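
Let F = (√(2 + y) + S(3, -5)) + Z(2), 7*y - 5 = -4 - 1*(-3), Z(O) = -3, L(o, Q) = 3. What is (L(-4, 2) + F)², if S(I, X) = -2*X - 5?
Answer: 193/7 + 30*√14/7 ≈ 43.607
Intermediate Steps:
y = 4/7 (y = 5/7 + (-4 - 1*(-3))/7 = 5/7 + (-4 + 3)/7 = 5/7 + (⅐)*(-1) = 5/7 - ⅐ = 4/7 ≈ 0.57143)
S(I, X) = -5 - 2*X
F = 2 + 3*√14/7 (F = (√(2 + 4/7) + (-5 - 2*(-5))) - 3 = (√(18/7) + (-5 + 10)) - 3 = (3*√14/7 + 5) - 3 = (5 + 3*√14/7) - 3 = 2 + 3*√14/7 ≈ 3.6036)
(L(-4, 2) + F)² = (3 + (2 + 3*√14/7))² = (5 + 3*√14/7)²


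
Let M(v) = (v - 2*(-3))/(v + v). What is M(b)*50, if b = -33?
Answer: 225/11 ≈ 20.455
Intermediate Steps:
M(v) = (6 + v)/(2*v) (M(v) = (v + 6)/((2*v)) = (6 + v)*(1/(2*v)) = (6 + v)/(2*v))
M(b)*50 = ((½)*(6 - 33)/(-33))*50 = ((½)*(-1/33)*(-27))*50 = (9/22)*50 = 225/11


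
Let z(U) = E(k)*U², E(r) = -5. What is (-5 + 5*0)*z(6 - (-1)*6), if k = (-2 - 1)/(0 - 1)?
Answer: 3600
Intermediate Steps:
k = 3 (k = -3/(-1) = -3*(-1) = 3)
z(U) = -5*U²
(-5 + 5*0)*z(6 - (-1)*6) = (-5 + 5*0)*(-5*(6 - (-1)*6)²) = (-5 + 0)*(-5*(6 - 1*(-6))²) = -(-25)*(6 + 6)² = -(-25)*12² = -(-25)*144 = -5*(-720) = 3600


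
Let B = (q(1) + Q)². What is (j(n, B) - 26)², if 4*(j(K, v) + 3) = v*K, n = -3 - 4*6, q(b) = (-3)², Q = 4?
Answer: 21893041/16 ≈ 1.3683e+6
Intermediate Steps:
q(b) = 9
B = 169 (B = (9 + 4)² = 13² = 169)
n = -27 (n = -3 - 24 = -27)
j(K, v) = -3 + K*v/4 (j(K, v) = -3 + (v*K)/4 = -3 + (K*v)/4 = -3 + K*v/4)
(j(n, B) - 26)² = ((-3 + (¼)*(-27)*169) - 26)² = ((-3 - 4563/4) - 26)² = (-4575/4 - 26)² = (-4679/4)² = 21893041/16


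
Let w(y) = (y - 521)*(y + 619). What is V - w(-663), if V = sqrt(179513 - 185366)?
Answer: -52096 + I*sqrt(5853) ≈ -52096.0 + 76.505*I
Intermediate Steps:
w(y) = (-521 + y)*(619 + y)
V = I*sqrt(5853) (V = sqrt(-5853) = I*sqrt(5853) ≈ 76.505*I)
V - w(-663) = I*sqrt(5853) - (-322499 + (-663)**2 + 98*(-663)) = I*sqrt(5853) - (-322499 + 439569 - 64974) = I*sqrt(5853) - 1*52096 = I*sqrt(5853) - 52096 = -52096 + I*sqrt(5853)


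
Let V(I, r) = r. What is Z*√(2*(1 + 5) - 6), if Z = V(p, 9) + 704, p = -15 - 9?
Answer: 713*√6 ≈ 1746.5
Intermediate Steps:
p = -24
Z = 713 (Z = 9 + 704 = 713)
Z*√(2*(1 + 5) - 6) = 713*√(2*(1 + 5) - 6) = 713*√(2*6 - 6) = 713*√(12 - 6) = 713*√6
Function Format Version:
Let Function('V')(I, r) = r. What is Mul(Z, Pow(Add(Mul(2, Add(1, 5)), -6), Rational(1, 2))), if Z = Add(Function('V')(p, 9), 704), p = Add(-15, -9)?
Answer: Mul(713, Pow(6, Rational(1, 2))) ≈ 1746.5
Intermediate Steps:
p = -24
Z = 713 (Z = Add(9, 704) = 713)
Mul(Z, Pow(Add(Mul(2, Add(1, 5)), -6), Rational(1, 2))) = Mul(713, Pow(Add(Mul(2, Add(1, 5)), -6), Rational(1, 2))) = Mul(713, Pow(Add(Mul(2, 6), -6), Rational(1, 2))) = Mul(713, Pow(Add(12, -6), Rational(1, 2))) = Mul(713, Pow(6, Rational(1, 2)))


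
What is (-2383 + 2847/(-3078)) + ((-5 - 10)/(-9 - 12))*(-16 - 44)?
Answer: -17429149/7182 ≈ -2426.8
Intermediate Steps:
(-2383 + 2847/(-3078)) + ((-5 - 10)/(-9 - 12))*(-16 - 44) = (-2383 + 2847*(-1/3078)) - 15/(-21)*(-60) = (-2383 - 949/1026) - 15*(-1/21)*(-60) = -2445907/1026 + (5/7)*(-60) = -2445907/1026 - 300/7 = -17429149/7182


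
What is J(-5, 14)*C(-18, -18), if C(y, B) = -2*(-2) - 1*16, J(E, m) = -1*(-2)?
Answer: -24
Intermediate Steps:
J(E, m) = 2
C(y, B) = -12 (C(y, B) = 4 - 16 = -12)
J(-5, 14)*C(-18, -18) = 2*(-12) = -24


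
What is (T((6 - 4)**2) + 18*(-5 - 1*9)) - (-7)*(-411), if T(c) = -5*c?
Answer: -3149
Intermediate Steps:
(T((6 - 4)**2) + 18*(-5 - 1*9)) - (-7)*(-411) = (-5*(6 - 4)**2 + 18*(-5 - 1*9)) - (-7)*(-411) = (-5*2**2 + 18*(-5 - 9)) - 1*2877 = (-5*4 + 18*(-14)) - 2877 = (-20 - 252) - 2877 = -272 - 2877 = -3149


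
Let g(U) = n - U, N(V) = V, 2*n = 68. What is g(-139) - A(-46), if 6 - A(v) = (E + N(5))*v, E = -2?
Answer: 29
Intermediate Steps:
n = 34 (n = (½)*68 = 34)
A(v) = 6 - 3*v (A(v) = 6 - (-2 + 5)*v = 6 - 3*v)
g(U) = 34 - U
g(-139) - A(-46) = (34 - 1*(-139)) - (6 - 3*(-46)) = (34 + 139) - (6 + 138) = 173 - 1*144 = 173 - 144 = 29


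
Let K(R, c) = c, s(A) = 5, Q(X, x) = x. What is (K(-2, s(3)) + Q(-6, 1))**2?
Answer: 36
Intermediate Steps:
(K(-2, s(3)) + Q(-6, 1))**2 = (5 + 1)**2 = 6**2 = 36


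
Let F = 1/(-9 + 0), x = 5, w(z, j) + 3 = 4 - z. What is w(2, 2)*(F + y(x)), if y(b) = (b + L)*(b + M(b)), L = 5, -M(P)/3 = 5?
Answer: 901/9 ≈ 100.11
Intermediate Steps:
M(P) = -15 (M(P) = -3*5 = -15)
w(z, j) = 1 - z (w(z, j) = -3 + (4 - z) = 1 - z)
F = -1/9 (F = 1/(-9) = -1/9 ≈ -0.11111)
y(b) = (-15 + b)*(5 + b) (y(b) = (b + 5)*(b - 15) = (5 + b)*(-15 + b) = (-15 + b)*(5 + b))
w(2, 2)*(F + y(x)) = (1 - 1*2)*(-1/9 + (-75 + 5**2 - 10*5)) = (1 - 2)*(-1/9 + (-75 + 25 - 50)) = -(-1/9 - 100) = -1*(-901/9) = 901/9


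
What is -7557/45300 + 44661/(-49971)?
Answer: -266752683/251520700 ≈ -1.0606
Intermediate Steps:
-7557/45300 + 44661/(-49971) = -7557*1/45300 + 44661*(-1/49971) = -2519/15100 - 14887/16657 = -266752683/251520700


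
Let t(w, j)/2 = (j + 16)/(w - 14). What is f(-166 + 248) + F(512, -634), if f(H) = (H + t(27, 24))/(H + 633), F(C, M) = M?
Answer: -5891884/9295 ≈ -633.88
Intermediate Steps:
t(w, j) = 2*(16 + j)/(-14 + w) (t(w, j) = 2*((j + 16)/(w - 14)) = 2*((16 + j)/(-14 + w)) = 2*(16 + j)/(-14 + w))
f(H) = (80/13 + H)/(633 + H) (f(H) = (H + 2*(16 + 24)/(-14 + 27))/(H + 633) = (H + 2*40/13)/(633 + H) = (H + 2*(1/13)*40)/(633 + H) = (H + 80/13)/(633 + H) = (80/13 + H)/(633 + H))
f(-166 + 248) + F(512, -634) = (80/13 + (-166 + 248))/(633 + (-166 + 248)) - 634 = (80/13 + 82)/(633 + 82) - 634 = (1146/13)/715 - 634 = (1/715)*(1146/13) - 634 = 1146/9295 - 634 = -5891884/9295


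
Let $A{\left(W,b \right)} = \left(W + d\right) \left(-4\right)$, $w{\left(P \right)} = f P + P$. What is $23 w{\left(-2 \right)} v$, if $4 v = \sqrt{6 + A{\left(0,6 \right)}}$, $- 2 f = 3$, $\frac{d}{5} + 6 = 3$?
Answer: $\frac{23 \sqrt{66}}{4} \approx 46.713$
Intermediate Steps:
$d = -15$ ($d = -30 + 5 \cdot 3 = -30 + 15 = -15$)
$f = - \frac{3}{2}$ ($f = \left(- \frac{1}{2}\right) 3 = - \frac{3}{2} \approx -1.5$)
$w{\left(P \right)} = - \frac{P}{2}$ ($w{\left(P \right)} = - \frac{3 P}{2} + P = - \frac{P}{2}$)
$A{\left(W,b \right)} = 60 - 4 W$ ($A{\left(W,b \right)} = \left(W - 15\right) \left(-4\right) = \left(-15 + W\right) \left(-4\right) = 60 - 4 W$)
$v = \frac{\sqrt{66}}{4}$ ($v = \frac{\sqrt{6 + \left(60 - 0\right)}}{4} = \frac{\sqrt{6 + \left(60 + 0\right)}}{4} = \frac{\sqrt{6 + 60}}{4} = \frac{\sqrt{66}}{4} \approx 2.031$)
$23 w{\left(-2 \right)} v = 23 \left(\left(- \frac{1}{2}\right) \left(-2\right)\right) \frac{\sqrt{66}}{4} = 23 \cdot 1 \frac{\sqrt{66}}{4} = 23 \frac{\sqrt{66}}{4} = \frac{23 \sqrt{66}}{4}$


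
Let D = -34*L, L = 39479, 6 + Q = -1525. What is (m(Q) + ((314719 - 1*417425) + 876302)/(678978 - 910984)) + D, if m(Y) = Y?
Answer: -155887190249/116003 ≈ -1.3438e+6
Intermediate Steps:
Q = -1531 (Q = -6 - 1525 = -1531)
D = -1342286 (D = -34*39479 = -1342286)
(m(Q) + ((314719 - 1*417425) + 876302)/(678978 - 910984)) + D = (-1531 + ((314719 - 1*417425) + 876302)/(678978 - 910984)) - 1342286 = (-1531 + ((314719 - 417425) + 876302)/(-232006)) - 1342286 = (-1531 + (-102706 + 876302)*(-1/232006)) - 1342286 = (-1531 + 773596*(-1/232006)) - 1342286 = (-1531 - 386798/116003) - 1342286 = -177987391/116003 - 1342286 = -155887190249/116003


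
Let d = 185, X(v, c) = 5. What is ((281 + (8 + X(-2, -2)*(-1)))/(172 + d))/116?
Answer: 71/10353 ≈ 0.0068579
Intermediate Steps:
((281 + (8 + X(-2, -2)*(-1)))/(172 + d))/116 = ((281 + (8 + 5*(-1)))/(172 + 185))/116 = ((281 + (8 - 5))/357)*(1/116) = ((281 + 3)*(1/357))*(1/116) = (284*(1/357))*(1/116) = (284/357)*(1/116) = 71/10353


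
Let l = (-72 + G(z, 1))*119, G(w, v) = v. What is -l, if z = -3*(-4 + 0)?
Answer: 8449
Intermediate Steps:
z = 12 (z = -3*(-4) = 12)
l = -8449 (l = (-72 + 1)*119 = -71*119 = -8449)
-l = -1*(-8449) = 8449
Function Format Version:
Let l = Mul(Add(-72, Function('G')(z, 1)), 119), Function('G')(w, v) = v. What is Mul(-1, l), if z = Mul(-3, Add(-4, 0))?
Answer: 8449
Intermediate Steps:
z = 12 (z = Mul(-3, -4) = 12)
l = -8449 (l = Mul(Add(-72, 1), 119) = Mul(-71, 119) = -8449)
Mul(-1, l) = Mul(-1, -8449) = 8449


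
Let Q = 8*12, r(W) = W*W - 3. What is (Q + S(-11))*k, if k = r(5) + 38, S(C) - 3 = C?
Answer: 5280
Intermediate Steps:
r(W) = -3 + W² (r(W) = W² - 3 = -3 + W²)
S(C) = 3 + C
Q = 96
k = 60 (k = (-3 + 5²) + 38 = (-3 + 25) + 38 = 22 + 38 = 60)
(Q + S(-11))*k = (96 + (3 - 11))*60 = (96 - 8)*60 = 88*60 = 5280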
****************
PROBLEM DETAILS: Only the lines above from the one with "Let l = (-72" through the one with "Answer: 5280" should be duplicated, character for character.

YOUR RESPONSE:
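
Let l = (-72 + G(z, 1))*119, G(w, v) = v. What is -l, if z = -3*(-4 + 0)?
Answer: 8449
Intermediate Steps:
z = 12 (z = -3*(-4) = 12)
l = -8449 (l = (-72 + 1)*119 = -71*119 = -8449)
-l = -1*(-8449) = 8449
Function Format Version:
Let l = Mul(Add(-72, Function('G')(z, 1)), 119), Function('G')(w, v) = v. What is Mul(-1, l), if z = Mul(-3, Add(-4, 0))?
Answer: 8449
Intermediate Steps:
z = 12 (z = Mul(-3, -4) = 12)
l = -8449 (l = Mul(Add(-72, 1), 119) = Mul(-71, 119) = -8449)
Mul(-1, l) = Mul(-1, -8449) = 8449


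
Let Q = 8*12, r(W) = W*W - 3. What is (Q + S(-11))*k, if k = r(5) + 38, S(C) - 3 = C?
Answer: 5280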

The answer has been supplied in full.